PROVIDED RECORDS:
···
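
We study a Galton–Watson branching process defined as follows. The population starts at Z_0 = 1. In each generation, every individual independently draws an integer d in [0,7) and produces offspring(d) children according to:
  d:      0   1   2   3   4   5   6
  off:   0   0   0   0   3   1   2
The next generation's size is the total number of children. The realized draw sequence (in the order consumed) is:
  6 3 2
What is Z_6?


gen 0: Z_0=1, draws=[6], offspring=[2], Z_1=2
gen 1: Z_1=2, draws=[3, 2], offspring=[0, 0], Z_2=0
gen 2: Z_2=0, draws=[], offspring=[], Z_3=0
gen 3: Z_3=0, draws=[], offspring=[], Z_4=0
gen 4: Z_4=0, draws=[], offspring=[], Z_5=0
gen 5: Z_5=0, draws=[], offspring=[], Z_6=0

0


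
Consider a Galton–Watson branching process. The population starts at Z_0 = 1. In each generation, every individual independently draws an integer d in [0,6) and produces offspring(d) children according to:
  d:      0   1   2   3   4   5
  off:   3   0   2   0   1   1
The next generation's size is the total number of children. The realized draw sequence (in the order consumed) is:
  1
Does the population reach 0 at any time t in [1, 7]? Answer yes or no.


yes

gen 0: Z_0=1, draws=[1], offspring=[0], Z_1=0
gen 1: Z_1=0, draws=[], offspring=[], Z_2=0
gen 2: Z_2=0, draws=[], offspring=[], Z_3=0
gen 3: Z_3=0, draws=[], offspring=[], Z_4=0
gen 4: Z_4=0, draws=[], offspring=[], Z_5=0
gen 5: Z_5=0, draws=[], offspring=[], Z_6=0
gen 6: Z_6=0, draws=[], offspring=[], Z_7=0


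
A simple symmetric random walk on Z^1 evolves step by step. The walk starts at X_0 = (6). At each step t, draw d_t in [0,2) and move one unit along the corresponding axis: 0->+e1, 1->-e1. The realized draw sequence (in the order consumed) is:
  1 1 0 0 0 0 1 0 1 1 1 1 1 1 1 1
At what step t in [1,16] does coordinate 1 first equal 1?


t=0: X=(6), d=1 → -e1, X_1=(5)
t=1: X=(5), d=1 → -e1, X_2=(4)
t=2: X=(4), d=0 → +e1, X_3=(5)
t=3: X=(5), d=0 → +e1, X_4=(6)
t=4: X=(6), d=0 → +e1, X_5=(7)
t=5: X=(7), d=0 → +e1, X_6=(8)
t=6: X=(8), d=1 → -e1, X_7=(7)
t=7: X=(7), d=0 → +e1, X_8=(8)
t=8: X=(8), d=1 → -e1, X_9=(7)
t=9: X=(7), d=1 → -e1, X_10=(6)
t=10: X=(6), d=1 → -e1, X_11=(5)
t=11: X=(5), d=1 → -e1, X_12=(4)
t=12: X=(4), d=1 → -e1, X_13=(3)
t=13: X=(3), d=1 → -e1, X_14=(2)
t=14: X=(2), d=1 → -e1, X_15=(1)
t=15: X=(1), d=1 → -e1, X_16=(0)

15


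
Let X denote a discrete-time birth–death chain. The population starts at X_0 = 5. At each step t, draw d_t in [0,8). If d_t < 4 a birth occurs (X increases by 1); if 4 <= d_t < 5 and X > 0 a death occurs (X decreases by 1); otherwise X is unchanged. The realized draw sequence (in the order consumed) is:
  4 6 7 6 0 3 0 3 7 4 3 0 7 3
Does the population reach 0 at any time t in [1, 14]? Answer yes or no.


t=0: X=5, d=4 → death, X_1=4
t=1: X=4, d=6 → hold, X_2=4
t=2: X=4, d=7 → hold, X_3=4
t=3: X=4, d=6 → hold, X_4=4
t=4: X=4, d=0 → birth, X_5=5
t=5: X=5, d=3 → birth, X_6=6
t=6: X=6, d=0 → birth, X_7=7
t=7: X=7, d=3 → birth, X_8=8
t=8: X=8, d=7 → hold, X_9=8
t=9: X=8, d=4 → death, X_10=7
t=10: X=7, d=3 → birth, X_11=8
t=11: X=8, d=0 → birth, X_12=9
t=12: X=9, d=7 → hold, X_13=9
t=13: X=9, d=3 → birth, X_14=10

no


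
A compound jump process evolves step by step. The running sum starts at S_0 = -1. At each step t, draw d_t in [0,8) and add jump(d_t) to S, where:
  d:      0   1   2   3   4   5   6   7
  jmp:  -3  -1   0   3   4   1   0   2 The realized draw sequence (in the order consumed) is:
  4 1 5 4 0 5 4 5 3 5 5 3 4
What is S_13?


t=0: S=-1, d=4, jump=4, S_1=3
t=1: S=3, d=1, jump=-1, S_2=2
t=2: S=2, d=5, jump=1, S_3=3
t=3: S=3, d=4, jump=4, S_4=7
t=4: S=7, d=0, jump=-3, S_5=4
t=5: S=4, d=5, jump=1, S_6=5
t=6: S=5, d=4, jump=4, S_7=9
t=7: S=9, d=5, jump=1, S_8=10
t=8: S=10, d=3, jump=3, S_9=13
t=9: S=13, d=5, jump=1, S_10=14
t=10: S=14, d=5, jump=1, S_11=15
t=11: S=15, d=3, jump=3, S_12=18
t=12: S=18, d=4, jump=4, S_13=22

22


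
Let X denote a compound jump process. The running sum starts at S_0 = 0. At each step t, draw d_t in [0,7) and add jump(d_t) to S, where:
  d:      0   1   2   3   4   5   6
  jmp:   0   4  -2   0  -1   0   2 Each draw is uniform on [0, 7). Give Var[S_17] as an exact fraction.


Outcome values over d=0..6: [0, 4, -2, 0, -1, 0, 2]
Σy = 3, Σy² = 25, M = 7
μ = 3/7 = 3/7,  σ² = 25/7 − (3/7)² = 166/49
Independent increments: Var[S_17] = 17·σ² = 17·(166/49) = 2822/49

2822/49


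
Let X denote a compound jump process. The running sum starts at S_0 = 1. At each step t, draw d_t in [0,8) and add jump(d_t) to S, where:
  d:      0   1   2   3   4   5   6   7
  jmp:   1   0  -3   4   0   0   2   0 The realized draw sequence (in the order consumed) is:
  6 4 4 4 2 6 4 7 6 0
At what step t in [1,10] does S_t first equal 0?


5

t=0: S=1, d=6, jump=2, S_1=3
t=1: S=3, d=4, jump=0, S_2=3
t=2: S=3, d=4, jump=0, S_3=3
t=3: S=3, d=4, jump=0, S_4=3
t=4: S=3, d=2, jump=-3, S_5=0
t=5: S=0, d=6, jump=2, S_6=2
t=6: S=2, d=4, jump=0, S_7=2
t=7: S=2, d=7, jump=0, S_8=2
t=8: S=2, d=6, jump=2, S_9=4
t=9: S=4, d=0, jump=1, S_10=5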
···
PROBLEM STATEMENT:
An exact transcription of the data above is required.

OUTPUT OF THE EXERCISE:
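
We study a Galton–Watson branching process defined as follows. The population starts at Z_0 = 1. In each generation, every individual independently draws an integer d in [0,7) and produces offspring(d) children according to:
  d:      0   1   2   3   4   5   6
  off:   0   0   0   0   3   1   2
The next generation's size is the total number of children. The realized draw sequence (in the order consumed) is:
  6 3 2
What is Z_6?


gen 0: Z_0=1, draws=[6], offspring=[2], Z_1=2
gen 1: Z_1=2, draws=[3, 2], offspring=[0, 0], Z_2=0
gen 2: Z_2=0, draws=[], offspring=[], Z_3=0
gen 3: Z_3=0, draws=[], offspring=[], Z_4=0
gen 4: Z_4=0, draws=[], offspring=[], Z_5=0
gen 5: Z_5=0, draws=[], offspring=[], Z_6=0

0


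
Consider a Galton–Watson branching process. The population starts at Z_0 = 1. In each generation, every individual independently draws an integer d in [0,6) and produces offspring(d) children according to:
  d:      0   1   2   3   4   5
  off:   3   0   2   0   1   1
The next generation's size is the total number of children. The realized draw sequence (in the order consumed) is:
  1
Does the population reach 0 at any time t in [1, 7]? Answer yes or no.


yes

gen 0: Z_0=1, draws=[1], offspring=[0], Z_1=0
gen 1: Z_1=0, draws=[], offspring=[], Z_2=0
gen 2: Z_2=0, draws=[], offspring=[], Z_3=0
gen 3: Z_3=0, draws=[], offspring=[], Z_4=0
gen 4: Z_4=0, draws=[], offspring=[], Z_5=0
gen 5: Z_5=0, draws=[], offspring=[], Z_6=0
gen 6: Z_6=0, draws=[], offspring=[], Z_7=0


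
A simple symmetric random walk on Z^1 evolves step by step. The walk starts at X_0 = (6). At each step t, draw d_t in [0,2) and move one unit along the corresponding axis: 0->+e1, 1->-e1. The realized draw sequence (in the order consumed) is:
  1 1 0 0 0 0 1 0 1 1 1 1 1 1 1 1
At what step t in [1,16] does coordinate 1 first equal 1?


t=0: X=(6), d=1 → -e1, X_1=(5)
t=1: X=(5), d=1 → -e1, X_2=(4)
t=2: X=(4), d=0 → +e1, X_3=(5)
t=3: X=(5), d=0 → +e1, X_4=(6)
t=4: X=(6), d=0 → +e1, X_5=(7)
t=5: X=(7), d=0 → +e1, X_6=(8)
t=6: X=(8), d=1 → -e1, X_7=(7)
t=7: X=(7), d=0 → +e1, X_8=(8)
t=8: X=(8), d=1 → -e1, X_9=(7)
t=9: X=(7), d=1 → -e1, X_10=(6)
t=10: X=(6), d=1 → -e1, X_11=(5)
t=11: X=(5), d=1 → -e1, X_12=(4)
t=12: X=(4), d=1 → -e1, X_13=(3)
t=13: X=(3), d=1 → -e1, X_14=(2)
t=14: X=(2), d=1 → -e1, X_15=(1)
t=15: X=(1), d=1 → -e1, X_16=(0)

15


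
Let X denote a discrete-time birth–death chain. The population starts at X_0 = 5. At each step t, draw d_t in [0,8). If d_t < 4 a birth occurs (X increases by 1); if 4 <= d_t < 5 and X > 0 a death occurs (X decreases by 1); otherwise X is unchanged. The realized draw sequence (in the order consumed) is:
  4 6 7 6 0 3 0 3 7 4 3 0 7 3
Does the population reach 0 at any time t in [1, 14]? Answer yes or no.


t=0: X=5, d=4 → death, X_1=4
t=1: X=4, d=6 → hold, X_2=4
t=2: X=4, d=7 → hold, X_3=4
t=3: X=4, d=6 → hold, X_4=4
t=4: X=4, d=0 → birth, X_5=5
t=5: X=5, d=3 → birth, X_6=6
t=6: X=6, d=0 → birth, X_7=7
t=7: X=7, d=3 → birth, X_8=8
t=8: X=8, d=7 → hold, X_9=8
t=9: X=8, d=4 → death, X_10=7
t=10: X=7, d=3 → birth, X_11=8
t=11: X=8, d=0 → birth, X_12=9
t=12: X=9, d=7 → hold, X_13=9
t=13: X=9, d=3 → birth, X_14=10

no


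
A compound jump process evolves step by step. The running sum starts at S_0 = -1. At each step t, draw d_t in [0,8) and add jump(d_t) to S, where:
  d:      0   1   2   3   4   5   6   7
  jmp:  -3  -1   0   3   4   1   0   2 The realized draw sequence (in the order consumed) is:
  4 1 5 4 0 5 4 5 3 5 5 3 4
What is S_13?


t=0: S=-1, d=4, jump=4, S_1=3
t=1: S=3, d=1, jump=-1, S_2=2
t=2: S=2, d=5, jump=1, S_3=3
t=3: S=3, d=4, jump=4, S_4=7
t=4: S=7, d=0, jump=-3, S_5=4
t=5: S=4, d=5, jump=1, S_6=5
t=6: S=5, d=4, jump=4, S_7=9
t=7: S=9, d=5, jump=1, S_8=10
t=8: S=10, d=3, jump=3, S_9=13
t=9: S=13, d=5, jump=1, S_10=14
t=10: S=14, d=5, jump=1, S_11=15
t=11: S=15, d=3, jump=3, S_12=18
t=12: S=18, d=4, jump=4, S_13=22

22


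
Let X denote a compound jump process. The running sum starts at S_0 = 0. At each step t, draw d_t in [0,7) and add jump(d_t) to S, where:
  d:      0   1   2   3   4   5   6
  jmp:   0   4  -2   0  -1   0   2 Each draw is uniform on [0, 7). Give Var[S_17] as an exact fraction.


Outcome values over d=0..6: [0, 4, -2, 0, -1, 0, 2]
Σy = 3, Σy² = 25, M = 7
μ = 3/7 = 3/7,  σ² = 25/7 − (3/7)² = 166/49
Independent increments: Var[S_17] = 17·σ² = 17·(166/49) = 2822/49

2822/49


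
Let X denote a compound jump process. The running sum starts at S_0 = 1. At each step t, draw d_t in [0,8) and add jump(d_t) to S, where:
  d:      0   1   2   3   4   5   6   7
  jmp:   1   0  -3   4   0   0   2   0 The realized draw sequence (in the order consumed) is:
  6 4 4 4 2 6 4 7 6 0
At what step t in [1,10] does S_t first equal 0?


5

t=0: S=1, d=6, jump=2, S_1=3
t=1: S=3, d=4, jump=0, S_2=3
t=2: S=3, d=4, jump=0, S_3=3
t=3: S=3, d=4, jump=0, S_4=3
t=4: S=3, d=2, jump=-3, S_5=0
t=5: S=0, d=6, jump=2, S_6=2
t=6: S=2, d=4, jump=0, S_7=2
t=7: S=2, d=7, jump=0, S_8=2
t=8: S=2, d=6, jump=2, S_9=4
t=9: S=4, d=0, jump=1, S_10=5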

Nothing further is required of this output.